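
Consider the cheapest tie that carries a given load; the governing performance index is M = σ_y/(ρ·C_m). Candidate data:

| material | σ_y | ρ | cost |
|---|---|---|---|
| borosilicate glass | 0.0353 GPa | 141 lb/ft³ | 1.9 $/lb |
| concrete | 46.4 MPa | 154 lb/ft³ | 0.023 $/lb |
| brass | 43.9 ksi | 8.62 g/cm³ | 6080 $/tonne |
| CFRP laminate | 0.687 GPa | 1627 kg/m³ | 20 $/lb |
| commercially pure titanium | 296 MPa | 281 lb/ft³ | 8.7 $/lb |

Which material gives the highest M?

concrete

After converting to SI:
  borosilicate glass: σ_y = 35.30 MPa, ρ = 2259 kg/m³, cost = 4.189 $/kg
  concrete: σ_y = 46.40 MPa, ρ = 2467 kg/m³, cost = 0.05071 $/kg
  brass: σ_y = 302.7 MPa, ρ = 8620 kg/m³, cost = 6.080 $/kg
  CFRP laminate: σ_y = 687.0 MPa, ρ = 1627 kg/m³, cost = 44.09 $/kg
  commercially pure titanium: σ_y = 296.0 MPa, ρ = 4501 kg/m³, cost = 19.18 $/kg
  concrete: M = 371 kN·m per $
  CFRP laminate: M = 9.58 kN·m per $
  brass: M = 5.78 kN·m per $
  borosilicate glass: M = 3.73 kN·m per $
  commercially pure titanium: M = 3.43 kN·m per $
Highest index: concrete.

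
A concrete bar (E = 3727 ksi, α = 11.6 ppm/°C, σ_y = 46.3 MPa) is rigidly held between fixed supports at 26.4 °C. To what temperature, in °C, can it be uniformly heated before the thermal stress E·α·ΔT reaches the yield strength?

E = 3727 ksi = 25.70 GPa.
E·α·ΔT = 46.30 MPa ⇒ ΔT = 46.30 / (25.70×10³ × 11.6×10⁻⁶) = 155.3 K.
T = 26.4 + 155.3 = 181.7 °C.

182 °C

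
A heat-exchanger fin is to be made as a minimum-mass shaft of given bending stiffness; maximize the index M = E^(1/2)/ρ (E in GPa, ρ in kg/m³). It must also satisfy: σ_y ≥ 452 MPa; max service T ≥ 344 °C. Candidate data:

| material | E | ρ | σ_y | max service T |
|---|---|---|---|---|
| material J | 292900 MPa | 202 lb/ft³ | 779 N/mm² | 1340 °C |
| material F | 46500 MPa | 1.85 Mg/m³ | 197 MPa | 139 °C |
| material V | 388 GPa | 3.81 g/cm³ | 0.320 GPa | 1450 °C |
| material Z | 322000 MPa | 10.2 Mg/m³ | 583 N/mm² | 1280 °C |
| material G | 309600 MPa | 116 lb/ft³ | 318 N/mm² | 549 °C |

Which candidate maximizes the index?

material J

Screen on constraints: σ_y ≥ 452 MPa; max service T ≥ 344 °C. Survivors: material J, material Z.
After converting to SI:
  material J: E = 292.9 GPa, ρ = 3236 kg/m³
  material Z: E = 322.0 GPa, ρ = 10200 kg/m³
  material J: M = 5.29×10⁻³
  material Z: M = 1.76×10⁻³
Material J ranks first.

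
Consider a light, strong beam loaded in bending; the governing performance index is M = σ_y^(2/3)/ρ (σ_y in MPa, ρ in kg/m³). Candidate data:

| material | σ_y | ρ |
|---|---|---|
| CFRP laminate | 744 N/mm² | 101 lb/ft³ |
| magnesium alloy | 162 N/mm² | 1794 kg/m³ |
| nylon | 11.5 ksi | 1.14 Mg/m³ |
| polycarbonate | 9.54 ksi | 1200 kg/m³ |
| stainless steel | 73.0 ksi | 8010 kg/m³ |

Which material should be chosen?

Normalizing units and computing the index:
  CFRP laminate: σ_y = 744.0 MPa, ρ = 1618 kg/m³
  magnesium alloy: σ_y = 162.0 MPa, ρ = 1794 kg/m³
  nylon: σ_y = 79.29 MPa, ρ = 1140 kg/m³
  polycarbonate: σ_y = 65.78 MPa, ρ = 1200 kg/m³
  stainless steel: σ_y = 503.3 MPa, ρ = 8010 kg/m³
  CFRP laminate: M = 50.8×10⁻³
  magnesium alloy: M = 16.6×10⁻³
  nylon: M = 16.2×10⁻³
  polycarbonate: M = 13.6×10⁻³
  stainless steel: M = 7.90×10⁻³
The maximum is for CFRP laminate.

CFRP laminate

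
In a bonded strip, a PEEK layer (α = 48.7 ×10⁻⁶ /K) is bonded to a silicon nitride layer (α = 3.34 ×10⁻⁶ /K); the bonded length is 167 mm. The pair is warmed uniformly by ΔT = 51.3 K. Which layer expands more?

PEEK

α(PEEK) = 48.7×10⁻⁶/K vs α(silicon nitride) = 3.34×10⁻⁶/K.
Higher α expands more for the same ΔT: PEEK.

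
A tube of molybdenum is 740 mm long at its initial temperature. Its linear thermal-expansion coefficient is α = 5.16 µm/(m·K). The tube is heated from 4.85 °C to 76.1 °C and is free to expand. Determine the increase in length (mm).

ΔT = 76.1 − 4.85 = 71.25 K.
ΔL = α·L₀·ΔT = 5.16×10⁻⁶ × 740 mm × 71.25 K = 0.272 mm.

0.272 mm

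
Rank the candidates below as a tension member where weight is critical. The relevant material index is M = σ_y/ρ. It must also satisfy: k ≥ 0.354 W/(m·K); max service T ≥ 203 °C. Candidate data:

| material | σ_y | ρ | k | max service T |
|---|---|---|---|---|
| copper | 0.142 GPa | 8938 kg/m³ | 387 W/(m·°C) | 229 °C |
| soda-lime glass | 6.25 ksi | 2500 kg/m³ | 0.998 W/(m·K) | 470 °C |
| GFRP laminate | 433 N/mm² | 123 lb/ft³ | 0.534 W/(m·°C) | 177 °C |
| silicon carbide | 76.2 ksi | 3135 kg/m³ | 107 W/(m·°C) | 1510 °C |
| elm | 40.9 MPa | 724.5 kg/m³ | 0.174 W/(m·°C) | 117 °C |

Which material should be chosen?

Screen on constraints: k ≥ 0.354 W/(m·K); max service T ≥ 203 °C. Survivors: copper, soda-lime glass, silicon carbide.
After converting to SI:
  copper: σ_y = 142.0 MPa, ρ = 8938 kg/m³
  soda-lime glass: σ_y = 43.09 MPa, ρ = 2500 kg/m³
  silicon carbide: σ_y = 525.4 MPa, ρ = 3135 kg/m³
  silicon carbide: M = 168 kN·m/kg
  soda-lime glass: M = 17.2 kN·m/kg
  copper: M = 15.9 kN·m/kg
The maximum is for silicon carbide.

silicon carbide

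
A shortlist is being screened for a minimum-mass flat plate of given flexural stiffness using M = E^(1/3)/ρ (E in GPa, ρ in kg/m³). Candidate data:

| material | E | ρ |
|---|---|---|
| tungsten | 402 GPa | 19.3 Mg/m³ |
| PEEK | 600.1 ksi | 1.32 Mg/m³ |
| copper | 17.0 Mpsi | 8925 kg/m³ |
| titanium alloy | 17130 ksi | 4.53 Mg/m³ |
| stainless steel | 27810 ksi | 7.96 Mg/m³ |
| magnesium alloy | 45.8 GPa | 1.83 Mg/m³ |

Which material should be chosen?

After converting to SI:
  tungsten: E = 402.0 GPa, ρ = 19300 kg/m³
  PEEK: E = 4.138 GPa, ρ = 1320 kg/m³
  copper: E = 117.2 GPa, ρ = 8925 kg/m³
  titanium alloy: E = 118.1 GPa, ρ = 4530 kg/m³
  stainless steel: E = 191.7 GPa, ρ = 7960 kg/m³
  magnesium alloy: E = 45.80 GPa, ρ = 1830 kg/m³
  magnesium alloy: M = 1.96×10⁻³
  PEEK: M = 1.22×10⁻³
  titanium alloy: M = 1.08×10⁻³
  stainless steel: M = 0.724×10⁻³
  copper: M = 0.548×10⁻³
  tungsten: M = 0.382×10⁻³
The maximum is for magnesium alloy.

magnesium alloy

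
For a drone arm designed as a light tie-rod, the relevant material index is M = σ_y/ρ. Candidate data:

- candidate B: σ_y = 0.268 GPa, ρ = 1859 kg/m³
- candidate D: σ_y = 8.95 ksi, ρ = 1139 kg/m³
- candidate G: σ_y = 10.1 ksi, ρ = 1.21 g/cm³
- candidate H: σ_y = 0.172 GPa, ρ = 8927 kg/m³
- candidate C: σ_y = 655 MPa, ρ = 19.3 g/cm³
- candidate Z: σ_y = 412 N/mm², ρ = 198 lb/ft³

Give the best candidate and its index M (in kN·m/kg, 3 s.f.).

candidate B, M = 144 kN·m/kg

In SI units:
  candidate B: σ_y = 268.0 MPa, ρ = 1859 kg/m³
  candidate D: σ_y = 61.71 MPa, ρ = 1139 kg/m³
  candidate G: σ_y = 69.64 MPa, ρ = 1210 kg/m³
  candidate H: σ_y = 172.0 MPa, ρ = 8927 kg/m³
  candidate C: σ_y = 655.0 MPa, ρ = 19300 kg/m³
  candidate Z: σ_y = 412.0 MPa, ρ = 3172 kg/m³
  candidate B: M = 144 kN·m/kg
  candidate Z: M = 130 kN·m/kg
  candidate G: M = 57.6 kN·m/kg
  candidate D: M = 54.2 kN·m/kg
  candidate C: M = 33.9 kN·m/kg
  candidate H: M = 19.3 kN·m/kg
Candidate B has the largest M.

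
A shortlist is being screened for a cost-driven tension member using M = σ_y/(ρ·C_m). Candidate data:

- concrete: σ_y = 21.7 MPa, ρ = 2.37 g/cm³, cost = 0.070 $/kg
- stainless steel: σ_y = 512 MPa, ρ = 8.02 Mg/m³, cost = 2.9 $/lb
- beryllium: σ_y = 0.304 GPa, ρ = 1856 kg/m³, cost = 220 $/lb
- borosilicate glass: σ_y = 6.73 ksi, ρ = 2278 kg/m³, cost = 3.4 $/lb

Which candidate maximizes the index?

concrete

Putting every candidate on a common basis:
  concrete: σ_y = 21.70 MPa, ρ = 2370 kg/m³, cost = 0.07000 $/kg
  stainless steel: σ_y = 512.0 MPa, ρ = 8020 kg/m³, cost = 6.393 $/kg
  beryllium: σ_y = 304.0 MPa, ρ = 1856 kg/m³, cost = 485.0 $/kg
  borosilicate glass: σ_y = 46.40 MPa, ρ = 2278 kg/m³, cost = 7.496 $/kg
  concrete: M = 131 kN·m per $
  stainless steel: M = 9.99 kN·m per $
  borosilicate glass: M = 2.72 kN·m per $
  beryllium: M = 0.338 kN·m per $
Concrete has the largest M.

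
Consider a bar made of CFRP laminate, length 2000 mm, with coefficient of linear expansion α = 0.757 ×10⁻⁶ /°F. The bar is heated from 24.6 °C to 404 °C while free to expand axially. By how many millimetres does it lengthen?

1.03 mm

Convert α: 0.757×10⁻⁶/°F × (9/5) = 1.36×10⁻⁶/K.
ΔT = 404 − 24.6 = 379.4 K.
ΔL = α·L₀·ΔT = 1.36×10⁻⁶ × 2000 mm × 379.4 K = 1.03 mm.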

● Problem to work on:
Set down, exactly as they stand above, the lines starting with the line with "W/(m·K) | 470 °C |" and going on through the line with "W/(m·°C) | 117 °C |", and no others.

● Solution for this task:
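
| soda-lime glass | 6.25 ksi | 2500 kg/m³ | 0.998 W/(m·K) | 470 °C |
| GFRP laminate | 433 N/mm² | 123 lb/ft³ | 0.534 W/(m·°C) | 177 °C |
| silicon carbide | 76.2 ksi | 3135 kg/m³ | 107 W/(m·°C) | 1510 °C |
| elm | 40.9 MPa | 724.5 kg/m³ | 0.174 W/(m·°C) | 117 °C |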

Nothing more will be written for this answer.